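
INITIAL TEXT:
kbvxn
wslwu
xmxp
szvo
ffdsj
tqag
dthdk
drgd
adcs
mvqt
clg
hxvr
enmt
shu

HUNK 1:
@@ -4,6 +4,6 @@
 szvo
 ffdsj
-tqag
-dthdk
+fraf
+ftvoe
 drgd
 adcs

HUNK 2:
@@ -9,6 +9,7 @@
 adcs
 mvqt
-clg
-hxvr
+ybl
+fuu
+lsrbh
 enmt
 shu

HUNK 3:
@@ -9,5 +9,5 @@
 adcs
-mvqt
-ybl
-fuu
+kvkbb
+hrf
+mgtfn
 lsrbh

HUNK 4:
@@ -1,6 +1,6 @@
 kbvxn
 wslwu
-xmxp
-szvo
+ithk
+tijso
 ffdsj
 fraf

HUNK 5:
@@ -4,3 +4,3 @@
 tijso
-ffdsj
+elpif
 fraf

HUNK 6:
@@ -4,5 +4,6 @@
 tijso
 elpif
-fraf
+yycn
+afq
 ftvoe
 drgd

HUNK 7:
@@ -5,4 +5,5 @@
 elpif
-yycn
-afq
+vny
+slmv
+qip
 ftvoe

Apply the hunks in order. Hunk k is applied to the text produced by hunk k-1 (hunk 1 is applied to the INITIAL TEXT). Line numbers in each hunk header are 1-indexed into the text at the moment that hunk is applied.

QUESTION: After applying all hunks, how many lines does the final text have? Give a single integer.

Answer: 17

Derivation:
Hunk 1: at line 4 remove [tqag,dthdk] add [fraf,ftvoe] -> 14 lines: kbvxn wslwu xmxp szvo ffdsj fraf ftvoe drgd adcs mvqt clg hxvr enmt shu
Hunk 2: at line 9 remove [clg,hxvr] add [ybl,fuu,lsrbh] -> 15 lines: kbvxn wslwu xmxp szvo ffdsj fraf ftvoe drgd adcs mvqt ybl fuu lsrbh enmt shu
Hunk 3: at line 9 remove [mvqt,ybl,fuu] add [kvkbb,hrf,mgtfn] -> 15 lines: kbvxn wslwu xmxp szvo ffdsj fraf ftvoe drgd adcs kvkbb hrf mgtfn lsrbh enmt shu
Hunk 4: at line 1 remove [xmxp,szvo] add [ithk,tijso] -> 15 lines: kbvxn wslwu ithk tijso ffdsj fraf ftvoe drgd adcs kvkbb hrf mgtfn lsrbh enmt shu
Hunk 5: at line 4 remove [ffdsj] add [elpif] -> 15 lines: kbvxn wslwu ithk tijso elpif fraf ftvoe drgd adcs kvkbb hrf mgtfn lsrbh enmt shu
Hunk 6: at line 4 remove [fraf] add [yycn,afq] -> 16 lines: kbvxn wslwu ithk tijso elpif yycn afq ftvoe drgd adcs kvkbb hrf mgtfn lsrbh enmt shu
Hunk 7: at line 5 remove [yycn,afq] add [vny,slmv,qip] -> 17 lines: kbvxn wslwu ithk tijso elpif vny slmv qip ftvoe drgd adcs kvkbb hrf mgtfn lsrbh enmt shu
Final line count: 17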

## What to work on
When the entries above show the word "INITIAL" in a line, copy that line out.

## Solution to the problem
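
INITIAL TEXT:
Apply the hunks in order. Hunk k is applied to the text produced by hunk k-1 (hunk 1 is applied to the INITIAL TEXT). Line numbers in each hunk header are 1-indexed into the text at the moment that hunk is applied.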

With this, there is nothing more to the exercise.